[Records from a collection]
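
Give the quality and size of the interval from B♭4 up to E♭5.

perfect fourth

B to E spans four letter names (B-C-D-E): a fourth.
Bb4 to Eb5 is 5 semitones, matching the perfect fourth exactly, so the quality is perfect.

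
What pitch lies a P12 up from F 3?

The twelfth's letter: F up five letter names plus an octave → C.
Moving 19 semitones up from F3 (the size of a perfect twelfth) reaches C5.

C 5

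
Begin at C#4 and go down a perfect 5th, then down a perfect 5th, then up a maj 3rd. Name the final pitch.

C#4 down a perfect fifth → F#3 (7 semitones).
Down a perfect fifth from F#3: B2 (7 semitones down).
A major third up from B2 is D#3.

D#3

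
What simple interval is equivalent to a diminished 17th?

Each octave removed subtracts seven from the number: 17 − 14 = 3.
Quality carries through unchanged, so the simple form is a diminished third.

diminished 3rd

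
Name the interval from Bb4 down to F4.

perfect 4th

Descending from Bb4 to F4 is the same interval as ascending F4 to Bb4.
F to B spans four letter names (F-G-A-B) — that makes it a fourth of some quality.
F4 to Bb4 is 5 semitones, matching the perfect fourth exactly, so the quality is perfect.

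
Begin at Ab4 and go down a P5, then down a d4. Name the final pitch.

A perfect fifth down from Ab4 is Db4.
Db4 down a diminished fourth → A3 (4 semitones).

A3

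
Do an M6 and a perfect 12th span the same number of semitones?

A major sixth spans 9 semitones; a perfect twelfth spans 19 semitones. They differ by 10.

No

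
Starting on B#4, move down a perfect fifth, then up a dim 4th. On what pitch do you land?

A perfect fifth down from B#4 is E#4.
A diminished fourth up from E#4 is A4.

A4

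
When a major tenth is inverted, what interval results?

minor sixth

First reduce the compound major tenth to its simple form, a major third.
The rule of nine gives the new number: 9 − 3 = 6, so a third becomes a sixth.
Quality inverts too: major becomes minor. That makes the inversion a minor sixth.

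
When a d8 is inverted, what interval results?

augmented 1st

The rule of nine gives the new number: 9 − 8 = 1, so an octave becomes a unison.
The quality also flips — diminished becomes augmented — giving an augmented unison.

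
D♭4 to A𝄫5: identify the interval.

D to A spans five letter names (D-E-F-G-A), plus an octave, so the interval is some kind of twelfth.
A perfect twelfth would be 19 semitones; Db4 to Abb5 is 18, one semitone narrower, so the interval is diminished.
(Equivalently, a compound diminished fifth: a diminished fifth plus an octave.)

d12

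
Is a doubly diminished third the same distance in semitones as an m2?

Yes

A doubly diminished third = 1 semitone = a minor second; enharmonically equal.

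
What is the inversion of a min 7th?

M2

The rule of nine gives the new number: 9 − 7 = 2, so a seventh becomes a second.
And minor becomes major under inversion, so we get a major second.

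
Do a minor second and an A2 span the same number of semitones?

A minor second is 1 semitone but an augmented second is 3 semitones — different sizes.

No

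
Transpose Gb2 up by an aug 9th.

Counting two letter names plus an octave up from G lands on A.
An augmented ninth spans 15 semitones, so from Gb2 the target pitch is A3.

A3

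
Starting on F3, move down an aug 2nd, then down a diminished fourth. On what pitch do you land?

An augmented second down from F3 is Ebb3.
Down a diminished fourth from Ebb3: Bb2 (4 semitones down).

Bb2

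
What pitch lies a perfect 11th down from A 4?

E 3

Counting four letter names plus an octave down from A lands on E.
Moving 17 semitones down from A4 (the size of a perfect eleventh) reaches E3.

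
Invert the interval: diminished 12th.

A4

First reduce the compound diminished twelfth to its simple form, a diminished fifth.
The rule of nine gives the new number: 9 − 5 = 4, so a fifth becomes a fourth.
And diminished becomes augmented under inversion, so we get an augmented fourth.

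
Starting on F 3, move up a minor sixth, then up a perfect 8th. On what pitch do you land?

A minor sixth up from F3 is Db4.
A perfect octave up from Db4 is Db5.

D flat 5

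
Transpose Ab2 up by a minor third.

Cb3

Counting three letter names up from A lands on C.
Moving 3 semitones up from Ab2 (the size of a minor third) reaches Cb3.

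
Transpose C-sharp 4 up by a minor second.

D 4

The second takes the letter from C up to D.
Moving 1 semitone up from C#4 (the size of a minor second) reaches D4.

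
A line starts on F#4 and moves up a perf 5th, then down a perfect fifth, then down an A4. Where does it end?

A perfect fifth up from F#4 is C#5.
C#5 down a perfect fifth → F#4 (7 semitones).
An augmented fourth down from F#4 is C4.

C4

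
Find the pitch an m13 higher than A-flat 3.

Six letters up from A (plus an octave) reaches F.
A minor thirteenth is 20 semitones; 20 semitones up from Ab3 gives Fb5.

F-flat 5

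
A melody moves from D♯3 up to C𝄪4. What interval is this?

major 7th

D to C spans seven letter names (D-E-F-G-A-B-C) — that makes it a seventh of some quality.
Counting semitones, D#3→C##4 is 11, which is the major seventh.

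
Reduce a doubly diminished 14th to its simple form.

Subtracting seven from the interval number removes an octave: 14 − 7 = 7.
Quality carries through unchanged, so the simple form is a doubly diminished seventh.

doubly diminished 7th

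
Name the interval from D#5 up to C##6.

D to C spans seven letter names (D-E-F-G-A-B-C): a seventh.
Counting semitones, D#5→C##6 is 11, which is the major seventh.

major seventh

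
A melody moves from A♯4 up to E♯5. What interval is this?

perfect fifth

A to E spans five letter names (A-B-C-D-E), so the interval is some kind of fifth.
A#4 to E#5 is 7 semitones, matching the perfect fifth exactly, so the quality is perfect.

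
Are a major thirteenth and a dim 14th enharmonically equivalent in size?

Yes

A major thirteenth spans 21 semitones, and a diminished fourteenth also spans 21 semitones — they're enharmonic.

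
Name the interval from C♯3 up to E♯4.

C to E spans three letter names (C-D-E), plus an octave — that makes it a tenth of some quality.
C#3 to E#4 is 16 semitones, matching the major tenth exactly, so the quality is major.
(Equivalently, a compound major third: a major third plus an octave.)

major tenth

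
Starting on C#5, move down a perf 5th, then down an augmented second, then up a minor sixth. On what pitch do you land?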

◆ Task brief
Your answer must be every record above, repeated exactly.

◆ Answer to this task
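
Give the quality and size of the interval from B♭4 up to E♭5.

perfect fourth

B to E spans four letter names (B-C-D-E): a fourth.
Bb4 to Eb5 is 5 semitones, matching the perfect fourth exactly, so the quality is perfect.

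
What pitch lies a P12 up from F 3?

The twelfth's letter: F up five letter names plus an octave → C.
Moving 19 semitones up from F3 (the size of a perfect twelfth) reaches C5.

C 5

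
Begin at C#4 and go down a perfect 5th, then down a perfect 5th, then up a maj 3rd. Name the final pitch.

C#4 down a perfect fifth → F#3 (7 semitones).
Down a perfect fifth from F#3: B2 (7 semitones down).
A major third up from B2 is D#3.

D#3

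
What simple interval is equivalent to a diminished 17th?

Each octave removed subtracts seven from the number: 17 − 14 = 3.
Quality carries through unchanged, so the simple form is a diminished third.

diminished 3rd

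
Name the interval from Bb4 down to F4.

perfect 4th

Descending from Bb4 to F4 is the same interval as ascending F4 to Bb4.
F to B spans four letter names (F-G-A-B) — that makes it a fourth of some quality.
F4 to Bb4 is 5 semitones, matching the perfect fourth exactly, so the quality is perfect.

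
Begin at Ab4 and go down a P5, then down a d4. Name the final pitch.

A perfect fifth down from Ab4 is Db4.
Db4 down a diminished fourth → A3 (4 semitones).

A3

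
Do an M6 and a perfect 12th span the same number of semitones?

A major sixth spans 9 semitones; a perfect twelfth spans 19 semitones. They differ by 10.

No

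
Starting on B#4, move down a perfect fifth, then up a dim 4th. On what pitch do you land?

A perfect fifth down from B#4 is E#4.
A diminished fourth up from E#4 is A4.

A4

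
When a major tenth is inverted, what interval results?

minor sixth

First reduce the compound major tenth to its simple form, a major third.
The rule of nine gives the new number: 9 − 3 = 6, so a third becomes a sixth.
Quality inverts too: major becomes minor. That makes the inversion a minor sixth.

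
When a d8 is inverted, what interval results?

augmented 1st

The rule of nine gives the new number: 9 − 8 = 1, so an octave becomes a unison.
The quality also flips — diminished becomes augmented — giving an augmented unison.

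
D♭4 to A𝄫5: identify the interval.

D to A spans five letter names (D-E-F-G-A), plus an octave, so the interval is some kind of twelfth.
A perfect twelfth would be 19 semitones; Db4 to Abb5 is 18, one semitone narrower, so the interval is diminished.
(Equivalently, a compound diminished fifth: a diminished fifth plus an octave.)

d12

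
Is a doubly diminished third the same distance in semitones as an m2?

Yes

A doubly diminished third = 1 semitone = a minor second; enharmonically equal.

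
What is the inversion of a min 7th?

M2

The rule of nine gives the new number: 9 − 7 = 2, so a seventh becomes a second.
And minor becomes major under inversion, so we get a major second.

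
Do a minor second and an A2 span the same number of semitones?

A minor second is 1 semitone but an augmented second is 3 semitones — different sizes.

No

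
Transpose Gb2 up by an aug 9th.

Counting two letter names plus an octave up from G lands on A.
An augmented ninth spans 15 semitones, so from Gb2 the target pitch is A3.

A3

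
Starting on F3, move down an aug 2nd, then down a diminished fourth. On what pitch do you land?

An augmented second down from F3 is Ebb3.
Down a diminished fourth from Ebb3: Bb2 (4 semitones down).

Bb2

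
What pitch lies a perfect 11th down from A 4?

E 3

Counting four letter names plus an octave down from A lands on E.
Moving 17 semitones down from A4 (the size of a perfect eleventh) reaches E3.

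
Invert the interval: diminished 12th.

A4

First reduce the compound diminished twelfth to its simple form, a diminished fifth.
The rule of nine gives the new number: 9 − 5 = 4, so a fifth becomes a fourth.
And diminished becomes augmented under inversion, so we get an augmented fourth.

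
Starting on F 3, move up a minor sixth, then up a perfect 8th. On what pitch do you land?

A minor sixth up from F3 is Db4.
A perfect octave up from Db4 is Db5.

D flat 5

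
Transpose Ab2 up by a minor third.

Cb3

Counting three letter names up from A lands on C.
Moving 3 semitones up from Ab2 (the size of a minor third) reaches Cb3.

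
Transpose C-sharp 4 up by a minor second.

D 4

The second takes the letter from C up to D.
Moving 1 semitone up from C#4 (the size of a minor second) reaches D4.

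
A line starts on F#4 and moves up a perf 5th, then down a perfect fifth, then down an A4. Where does it end?

A perfect fifth up from F#4 is C#5.
C#5 down a perfect fifth → F#4 (7 semitones).
An augmented fourth down from F#4 is C4.

C4

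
Find the pitch an m13 higher than A-flat 3.

Six letters up from A (plus an octave) reaches F.
A minor thirteenth is 20 semitones; 20 semitones up from Ab3 gives Fb5.

F-flat 5

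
A melody moves from D♯3 up to C𝄪4. What interval is this?

major 7th

D to C spans seven letter names (D-E-F-G-A-B-C) — that makes it a seventh of some quality.
Counting semitones, D#3→C##4 is 11, which is the major seventh.

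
Reduce a doubly diminished 14th to its simple form.

Subtracting seven from the interval number removes an octave: 14 − 7 = 7.
Quality carries through unchanged, so the simple form is a doubly diminished seventh.

doubly diminished 7th

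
Name the interval from D#5 up to C##6.

D to C spans seven letter names (D-E-F-G-A-B-C): a seventh.
Counting semitones, D#5→C##6 is 11, which is the major seventh.

major seventh

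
A melody moves from A♯4 up to E♯5. What interval is this?

perfect fifth

A to E spans five letter names (A-B-C-D-E), so the interval is some kind of fifth.
A#4 to E#5 is 7 semitones, matching the perfect fifth exactly, so the quality is perfect.

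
Are a major thirteenth and a dim 14th enharmonically equivalent in size?

Yes

A major thirteenth spans 21 semitones, and a diminished fourteenth also spans 21 semitones — they're enharmonic.

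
Name the interval from C♯3 up to E♯4.

C to E spans three letter names (C-D-E), plus an octave — that makes it a tenth of some quality.
C#3 to E#4 is 16 semitones, matching the major tenth exactly, so the quality is major.
(Equivalently, a compound major third: a major third plus an octave.)

major tenth

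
Starting on C#5, move down a perf 5th, then down an augmented second, then up a minor sixth. On what pitch do you land?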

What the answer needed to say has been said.